Start of Dataset records

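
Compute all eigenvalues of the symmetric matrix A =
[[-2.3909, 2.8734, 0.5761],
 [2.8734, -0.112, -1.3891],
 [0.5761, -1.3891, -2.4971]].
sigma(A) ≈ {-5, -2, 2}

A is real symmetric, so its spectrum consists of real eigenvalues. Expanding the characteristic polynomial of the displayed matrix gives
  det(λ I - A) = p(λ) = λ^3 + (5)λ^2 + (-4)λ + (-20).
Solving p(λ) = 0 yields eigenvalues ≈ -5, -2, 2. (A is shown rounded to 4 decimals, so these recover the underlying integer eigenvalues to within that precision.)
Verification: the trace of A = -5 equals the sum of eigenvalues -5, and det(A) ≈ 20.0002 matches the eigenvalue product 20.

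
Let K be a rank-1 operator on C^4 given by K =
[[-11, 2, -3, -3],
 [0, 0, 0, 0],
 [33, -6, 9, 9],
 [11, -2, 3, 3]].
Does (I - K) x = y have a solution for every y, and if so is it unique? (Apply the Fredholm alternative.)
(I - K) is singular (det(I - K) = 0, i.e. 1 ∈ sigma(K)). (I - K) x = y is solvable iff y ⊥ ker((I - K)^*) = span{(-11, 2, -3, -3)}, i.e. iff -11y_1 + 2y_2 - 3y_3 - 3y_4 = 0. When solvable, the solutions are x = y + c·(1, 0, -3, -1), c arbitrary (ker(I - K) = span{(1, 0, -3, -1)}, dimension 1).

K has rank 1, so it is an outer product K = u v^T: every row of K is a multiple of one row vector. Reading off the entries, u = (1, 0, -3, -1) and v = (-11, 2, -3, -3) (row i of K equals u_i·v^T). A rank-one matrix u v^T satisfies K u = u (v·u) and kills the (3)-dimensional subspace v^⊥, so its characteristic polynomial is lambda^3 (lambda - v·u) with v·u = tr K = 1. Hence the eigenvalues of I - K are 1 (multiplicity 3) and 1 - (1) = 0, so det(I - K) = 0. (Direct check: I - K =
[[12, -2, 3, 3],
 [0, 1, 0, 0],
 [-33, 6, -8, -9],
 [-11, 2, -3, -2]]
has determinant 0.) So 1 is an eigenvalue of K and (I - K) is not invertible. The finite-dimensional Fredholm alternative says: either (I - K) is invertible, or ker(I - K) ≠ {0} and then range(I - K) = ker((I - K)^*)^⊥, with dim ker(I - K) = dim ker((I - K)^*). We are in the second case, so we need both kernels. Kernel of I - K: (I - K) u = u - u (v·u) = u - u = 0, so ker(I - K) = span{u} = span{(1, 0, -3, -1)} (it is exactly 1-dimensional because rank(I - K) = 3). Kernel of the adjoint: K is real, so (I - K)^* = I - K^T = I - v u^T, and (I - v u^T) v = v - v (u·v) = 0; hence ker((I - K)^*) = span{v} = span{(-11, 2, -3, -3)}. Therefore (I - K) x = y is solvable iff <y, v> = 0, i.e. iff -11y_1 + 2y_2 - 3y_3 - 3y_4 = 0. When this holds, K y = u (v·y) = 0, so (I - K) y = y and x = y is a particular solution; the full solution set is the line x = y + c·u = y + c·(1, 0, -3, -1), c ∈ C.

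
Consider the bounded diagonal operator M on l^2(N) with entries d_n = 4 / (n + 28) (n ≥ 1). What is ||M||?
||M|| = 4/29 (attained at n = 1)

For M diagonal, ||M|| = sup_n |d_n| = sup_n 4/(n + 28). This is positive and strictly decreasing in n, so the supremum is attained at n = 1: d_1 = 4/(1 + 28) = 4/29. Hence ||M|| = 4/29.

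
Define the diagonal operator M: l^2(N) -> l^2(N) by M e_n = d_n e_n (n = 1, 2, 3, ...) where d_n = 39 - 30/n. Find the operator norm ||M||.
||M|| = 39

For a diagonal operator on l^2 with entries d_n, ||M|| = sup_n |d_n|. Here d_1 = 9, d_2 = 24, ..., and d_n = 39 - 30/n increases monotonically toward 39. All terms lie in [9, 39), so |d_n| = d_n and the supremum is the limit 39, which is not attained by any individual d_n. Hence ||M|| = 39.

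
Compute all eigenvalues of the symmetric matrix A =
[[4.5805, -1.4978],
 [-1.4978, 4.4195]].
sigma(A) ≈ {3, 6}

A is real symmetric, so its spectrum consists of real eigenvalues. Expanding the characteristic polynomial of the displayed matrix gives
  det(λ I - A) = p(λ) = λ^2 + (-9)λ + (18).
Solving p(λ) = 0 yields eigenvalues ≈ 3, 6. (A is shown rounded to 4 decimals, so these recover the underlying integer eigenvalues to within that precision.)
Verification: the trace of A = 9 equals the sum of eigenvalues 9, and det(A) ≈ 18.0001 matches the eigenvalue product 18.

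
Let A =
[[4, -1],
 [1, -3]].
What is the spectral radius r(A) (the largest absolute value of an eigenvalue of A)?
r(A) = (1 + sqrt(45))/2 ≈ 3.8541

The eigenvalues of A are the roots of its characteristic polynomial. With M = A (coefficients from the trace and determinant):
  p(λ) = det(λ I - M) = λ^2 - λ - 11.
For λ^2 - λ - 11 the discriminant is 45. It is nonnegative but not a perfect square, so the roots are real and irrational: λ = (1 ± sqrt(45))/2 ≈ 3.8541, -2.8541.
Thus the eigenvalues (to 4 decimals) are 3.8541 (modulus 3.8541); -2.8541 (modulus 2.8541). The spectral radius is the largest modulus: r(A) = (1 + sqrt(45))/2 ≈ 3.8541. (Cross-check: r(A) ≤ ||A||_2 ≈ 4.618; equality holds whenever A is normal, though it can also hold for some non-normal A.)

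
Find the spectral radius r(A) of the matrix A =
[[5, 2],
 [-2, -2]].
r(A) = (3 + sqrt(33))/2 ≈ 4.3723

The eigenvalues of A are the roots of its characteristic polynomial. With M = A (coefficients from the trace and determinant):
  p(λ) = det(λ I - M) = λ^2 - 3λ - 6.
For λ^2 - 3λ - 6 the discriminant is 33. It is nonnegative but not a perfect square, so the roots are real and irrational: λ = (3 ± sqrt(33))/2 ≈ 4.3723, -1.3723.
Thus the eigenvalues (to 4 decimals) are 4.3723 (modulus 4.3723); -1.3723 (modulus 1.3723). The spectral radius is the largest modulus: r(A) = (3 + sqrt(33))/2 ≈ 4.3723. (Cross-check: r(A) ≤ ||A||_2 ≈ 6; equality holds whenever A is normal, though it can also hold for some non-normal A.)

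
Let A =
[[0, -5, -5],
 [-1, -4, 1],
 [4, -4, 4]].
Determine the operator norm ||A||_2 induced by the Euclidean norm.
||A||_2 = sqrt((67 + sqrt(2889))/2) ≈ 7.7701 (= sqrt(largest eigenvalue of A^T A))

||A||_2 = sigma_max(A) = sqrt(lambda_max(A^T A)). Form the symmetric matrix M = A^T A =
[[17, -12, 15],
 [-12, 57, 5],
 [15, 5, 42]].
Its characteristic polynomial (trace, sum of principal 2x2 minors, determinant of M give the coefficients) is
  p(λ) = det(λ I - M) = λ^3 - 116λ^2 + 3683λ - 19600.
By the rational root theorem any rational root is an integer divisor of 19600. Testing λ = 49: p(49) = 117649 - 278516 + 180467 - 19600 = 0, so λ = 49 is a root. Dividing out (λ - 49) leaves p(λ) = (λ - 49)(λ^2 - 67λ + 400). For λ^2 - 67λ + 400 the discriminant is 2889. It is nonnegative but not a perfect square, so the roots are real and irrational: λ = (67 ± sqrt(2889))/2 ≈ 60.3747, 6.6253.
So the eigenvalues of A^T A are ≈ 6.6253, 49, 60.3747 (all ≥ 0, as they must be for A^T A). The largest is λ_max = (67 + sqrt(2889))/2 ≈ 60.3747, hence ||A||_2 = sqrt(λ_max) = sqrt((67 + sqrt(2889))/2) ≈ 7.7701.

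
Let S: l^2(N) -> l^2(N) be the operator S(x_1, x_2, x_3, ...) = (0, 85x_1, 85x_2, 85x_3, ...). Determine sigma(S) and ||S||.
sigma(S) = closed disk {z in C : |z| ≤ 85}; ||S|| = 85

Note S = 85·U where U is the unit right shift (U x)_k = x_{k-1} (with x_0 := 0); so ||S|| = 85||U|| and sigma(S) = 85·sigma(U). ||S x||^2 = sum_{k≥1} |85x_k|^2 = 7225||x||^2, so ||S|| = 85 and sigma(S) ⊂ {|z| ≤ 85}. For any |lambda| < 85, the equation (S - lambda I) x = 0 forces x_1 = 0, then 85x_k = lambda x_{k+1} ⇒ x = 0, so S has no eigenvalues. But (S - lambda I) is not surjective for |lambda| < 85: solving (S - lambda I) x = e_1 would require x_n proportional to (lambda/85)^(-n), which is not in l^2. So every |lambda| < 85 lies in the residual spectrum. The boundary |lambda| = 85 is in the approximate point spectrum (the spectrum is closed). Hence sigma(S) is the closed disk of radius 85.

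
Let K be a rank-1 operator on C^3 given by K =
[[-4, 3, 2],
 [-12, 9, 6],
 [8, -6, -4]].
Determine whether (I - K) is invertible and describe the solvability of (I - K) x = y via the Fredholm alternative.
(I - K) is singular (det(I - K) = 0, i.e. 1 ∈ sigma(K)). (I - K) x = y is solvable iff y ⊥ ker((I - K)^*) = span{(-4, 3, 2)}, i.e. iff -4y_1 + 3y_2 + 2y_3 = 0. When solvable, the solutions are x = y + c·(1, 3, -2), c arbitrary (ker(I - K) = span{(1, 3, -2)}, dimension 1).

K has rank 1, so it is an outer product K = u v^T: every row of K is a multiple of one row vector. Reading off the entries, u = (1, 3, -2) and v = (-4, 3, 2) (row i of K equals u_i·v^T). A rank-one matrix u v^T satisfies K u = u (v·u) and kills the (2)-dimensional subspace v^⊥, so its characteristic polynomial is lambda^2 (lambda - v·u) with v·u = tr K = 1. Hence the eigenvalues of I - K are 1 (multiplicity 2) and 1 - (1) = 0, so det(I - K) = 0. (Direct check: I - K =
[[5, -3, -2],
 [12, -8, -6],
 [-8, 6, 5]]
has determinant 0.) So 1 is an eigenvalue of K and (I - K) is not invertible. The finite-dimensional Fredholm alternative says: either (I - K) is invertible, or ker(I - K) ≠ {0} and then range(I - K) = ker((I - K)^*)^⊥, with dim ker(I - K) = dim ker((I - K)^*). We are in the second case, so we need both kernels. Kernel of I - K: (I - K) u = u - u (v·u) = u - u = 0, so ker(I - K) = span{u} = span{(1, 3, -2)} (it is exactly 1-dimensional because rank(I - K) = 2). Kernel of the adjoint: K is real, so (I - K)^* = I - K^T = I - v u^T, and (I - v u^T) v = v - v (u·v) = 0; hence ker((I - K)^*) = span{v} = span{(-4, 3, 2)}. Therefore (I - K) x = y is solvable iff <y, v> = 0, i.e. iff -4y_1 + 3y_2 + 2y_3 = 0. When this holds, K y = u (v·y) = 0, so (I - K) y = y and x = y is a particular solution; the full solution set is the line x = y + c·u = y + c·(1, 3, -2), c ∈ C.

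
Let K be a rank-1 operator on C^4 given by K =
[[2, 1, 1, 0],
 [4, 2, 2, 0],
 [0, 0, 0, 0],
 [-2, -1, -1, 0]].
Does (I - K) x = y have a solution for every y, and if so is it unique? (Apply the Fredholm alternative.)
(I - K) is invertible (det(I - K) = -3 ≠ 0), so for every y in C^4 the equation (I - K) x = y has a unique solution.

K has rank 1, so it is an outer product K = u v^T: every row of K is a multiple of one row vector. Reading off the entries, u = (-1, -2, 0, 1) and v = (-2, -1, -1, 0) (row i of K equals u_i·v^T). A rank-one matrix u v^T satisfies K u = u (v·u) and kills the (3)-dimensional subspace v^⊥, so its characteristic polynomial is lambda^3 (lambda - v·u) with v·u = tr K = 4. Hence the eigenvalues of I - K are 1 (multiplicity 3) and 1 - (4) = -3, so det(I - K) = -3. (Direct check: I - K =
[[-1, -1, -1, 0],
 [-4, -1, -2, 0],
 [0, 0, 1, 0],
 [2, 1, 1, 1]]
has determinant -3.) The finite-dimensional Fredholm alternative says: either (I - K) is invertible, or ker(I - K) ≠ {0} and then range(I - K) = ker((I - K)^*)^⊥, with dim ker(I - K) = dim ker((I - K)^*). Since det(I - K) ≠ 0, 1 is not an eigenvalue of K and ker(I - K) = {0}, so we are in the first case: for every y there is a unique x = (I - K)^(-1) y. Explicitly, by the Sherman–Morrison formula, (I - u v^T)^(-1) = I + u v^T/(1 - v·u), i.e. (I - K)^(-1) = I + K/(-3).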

End of Dataset records
Start of Dataset records

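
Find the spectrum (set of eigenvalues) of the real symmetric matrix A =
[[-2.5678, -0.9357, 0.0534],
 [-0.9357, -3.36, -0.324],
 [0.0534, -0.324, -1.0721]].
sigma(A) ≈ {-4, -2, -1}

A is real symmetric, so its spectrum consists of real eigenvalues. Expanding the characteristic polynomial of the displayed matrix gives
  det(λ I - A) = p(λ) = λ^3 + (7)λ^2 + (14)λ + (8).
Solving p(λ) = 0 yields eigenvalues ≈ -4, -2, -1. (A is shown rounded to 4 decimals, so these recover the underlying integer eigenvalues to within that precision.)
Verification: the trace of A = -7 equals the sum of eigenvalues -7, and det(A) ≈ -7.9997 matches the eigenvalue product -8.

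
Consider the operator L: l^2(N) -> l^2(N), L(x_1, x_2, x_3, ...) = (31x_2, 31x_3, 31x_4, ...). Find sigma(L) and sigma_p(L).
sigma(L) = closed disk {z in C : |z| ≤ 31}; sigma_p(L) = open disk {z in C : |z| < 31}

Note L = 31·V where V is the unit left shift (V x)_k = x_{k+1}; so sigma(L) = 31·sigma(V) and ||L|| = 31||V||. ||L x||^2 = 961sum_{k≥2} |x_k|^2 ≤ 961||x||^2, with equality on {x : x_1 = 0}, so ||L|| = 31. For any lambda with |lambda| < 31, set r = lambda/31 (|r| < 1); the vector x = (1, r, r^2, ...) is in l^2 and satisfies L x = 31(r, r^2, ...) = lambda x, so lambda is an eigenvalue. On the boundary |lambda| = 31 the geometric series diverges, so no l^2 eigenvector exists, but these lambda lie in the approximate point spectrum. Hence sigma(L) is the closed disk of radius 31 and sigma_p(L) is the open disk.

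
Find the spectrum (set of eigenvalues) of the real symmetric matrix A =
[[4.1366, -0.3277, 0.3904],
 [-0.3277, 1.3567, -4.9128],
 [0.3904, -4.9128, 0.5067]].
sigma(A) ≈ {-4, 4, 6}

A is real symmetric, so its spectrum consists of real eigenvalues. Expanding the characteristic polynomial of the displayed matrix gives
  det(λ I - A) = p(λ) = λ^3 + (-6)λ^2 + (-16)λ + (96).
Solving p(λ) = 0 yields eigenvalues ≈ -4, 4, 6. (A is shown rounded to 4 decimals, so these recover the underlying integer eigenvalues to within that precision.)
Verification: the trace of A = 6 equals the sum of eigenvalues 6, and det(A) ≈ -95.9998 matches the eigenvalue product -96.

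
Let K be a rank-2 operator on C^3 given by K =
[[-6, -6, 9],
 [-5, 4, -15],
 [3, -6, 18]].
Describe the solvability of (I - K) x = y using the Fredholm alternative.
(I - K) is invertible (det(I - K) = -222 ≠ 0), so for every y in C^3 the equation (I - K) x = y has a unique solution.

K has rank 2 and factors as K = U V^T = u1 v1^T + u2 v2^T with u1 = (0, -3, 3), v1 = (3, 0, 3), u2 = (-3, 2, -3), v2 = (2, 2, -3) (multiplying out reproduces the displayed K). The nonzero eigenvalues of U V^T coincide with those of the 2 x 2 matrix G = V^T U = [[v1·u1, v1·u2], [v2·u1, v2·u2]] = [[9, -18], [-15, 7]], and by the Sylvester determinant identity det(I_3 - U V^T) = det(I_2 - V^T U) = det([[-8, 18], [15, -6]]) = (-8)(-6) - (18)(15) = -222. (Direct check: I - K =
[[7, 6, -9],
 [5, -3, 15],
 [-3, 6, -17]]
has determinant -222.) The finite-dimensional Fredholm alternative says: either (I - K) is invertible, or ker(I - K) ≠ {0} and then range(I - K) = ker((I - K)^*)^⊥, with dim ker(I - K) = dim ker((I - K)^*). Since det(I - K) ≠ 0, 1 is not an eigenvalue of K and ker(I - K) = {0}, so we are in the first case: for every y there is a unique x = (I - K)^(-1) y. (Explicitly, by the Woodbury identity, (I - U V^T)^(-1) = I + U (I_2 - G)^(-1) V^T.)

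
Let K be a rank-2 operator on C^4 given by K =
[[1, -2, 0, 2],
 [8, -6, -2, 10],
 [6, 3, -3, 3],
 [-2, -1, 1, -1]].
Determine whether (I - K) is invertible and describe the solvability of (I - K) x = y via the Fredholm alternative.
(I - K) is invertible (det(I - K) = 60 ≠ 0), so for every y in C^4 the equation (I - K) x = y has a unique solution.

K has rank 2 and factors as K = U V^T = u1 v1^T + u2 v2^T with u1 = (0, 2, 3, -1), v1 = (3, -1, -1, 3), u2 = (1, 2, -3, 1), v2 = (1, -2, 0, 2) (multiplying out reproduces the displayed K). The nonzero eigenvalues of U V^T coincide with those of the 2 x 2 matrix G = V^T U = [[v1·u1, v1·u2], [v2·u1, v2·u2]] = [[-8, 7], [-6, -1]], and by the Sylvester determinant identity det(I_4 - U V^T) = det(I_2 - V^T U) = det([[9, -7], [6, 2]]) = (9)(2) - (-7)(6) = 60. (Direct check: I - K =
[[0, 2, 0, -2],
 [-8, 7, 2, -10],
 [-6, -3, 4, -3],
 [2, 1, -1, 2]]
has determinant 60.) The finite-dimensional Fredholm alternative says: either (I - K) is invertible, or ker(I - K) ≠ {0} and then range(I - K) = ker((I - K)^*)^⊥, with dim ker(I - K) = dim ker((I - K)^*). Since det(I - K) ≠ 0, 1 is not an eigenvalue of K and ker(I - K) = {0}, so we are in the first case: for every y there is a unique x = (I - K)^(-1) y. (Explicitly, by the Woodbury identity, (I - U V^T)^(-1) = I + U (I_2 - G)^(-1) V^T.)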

End of Dataset records

* Goal of the exercise: Would you count the lines in the data that contain the word "given" and state only the number?

* Answer box: 5